▶ _PROBLEM DESCRIPTION_:
Record by record, give the entire listing again exactly.

▶ _THE INPUT_:
'''

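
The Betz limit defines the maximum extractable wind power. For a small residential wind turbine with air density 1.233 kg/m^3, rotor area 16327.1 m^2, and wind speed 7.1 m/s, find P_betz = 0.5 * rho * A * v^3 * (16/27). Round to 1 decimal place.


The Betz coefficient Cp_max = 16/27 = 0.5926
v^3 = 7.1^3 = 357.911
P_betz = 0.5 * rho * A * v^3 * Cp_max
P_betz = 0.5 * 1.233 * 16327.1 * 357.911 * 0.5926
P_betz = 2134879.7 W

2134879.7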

'''

▶ _SOLUTION FOR THIS TASK_:
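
The Betz limit defines the maximum extractable wind power. For a small residential wind turbine with air density 1.233 kg/m^3, rotor area 16327.1 m^2, and wind speed 7.1 m/s, find P_betz = 0.5 * rho * A * v^3 * (16/27). Round to 1 decimal place.


The Betz coefficient Cp_max = 16/27 = 0.5926
v^3 = 7.1^3 = 357.911
P_betz = 0.5 * rho * A * v^3 * Cp_max
P_betz = 0.5 * 1.233 * 16327.1 * 357.911 * 0.5926
P_betz = 2134879.7 W

2134879.7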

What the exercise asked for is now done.